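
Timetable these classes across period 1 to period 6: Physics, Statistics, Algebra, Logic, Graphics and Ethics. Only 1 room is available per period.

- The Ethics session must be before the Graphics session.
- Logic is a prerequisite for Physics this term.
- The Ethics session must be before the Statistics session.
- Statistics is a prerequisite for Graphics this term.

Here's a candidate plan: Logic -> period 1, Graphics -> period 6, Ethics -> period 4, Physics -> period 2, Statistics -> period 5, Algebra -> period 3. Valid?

Valid

The Ethics session must be before the Graphics session — holds.
The Ethics session must be before the Statistics session — holds.
Only 1 room is available per period — holds.
Statistics is a prerequisite for Graphics this term — holds.
Logic is a prerequisite for Physics this term — holds.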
━━━━━━━━━━━━━━━━
Copy the records above exactly as they appear.

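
Timetable these classes across period 1 to period 6: Physics, Statistics, Algebra, Logic, Graphics and Ethics. Only 1 room is available per period.

- The Ethics session must be before the Graphics session.
- Logic is a prerequisite for Physics this term.
- The Ethics session must be before the Statistics session.
- Statistics is a prerequisite for Graphics this term.

Here's a candidate plan: Logic -> period 1, Graphics -> period 6, Ethics -> period 4, Physics -> period 2, Statistics -> period 5, Algebra -> period 3. Valid?

Valid

The Ethics session must be before the Graphics session — holds.
The Ethics session must be before the Statistics session — holds.
Only 1 room is available per period — holds.
Statistics is a prerequisite for Graphics this term — holds.
Logic is a prerequisite for Physics this term — holds.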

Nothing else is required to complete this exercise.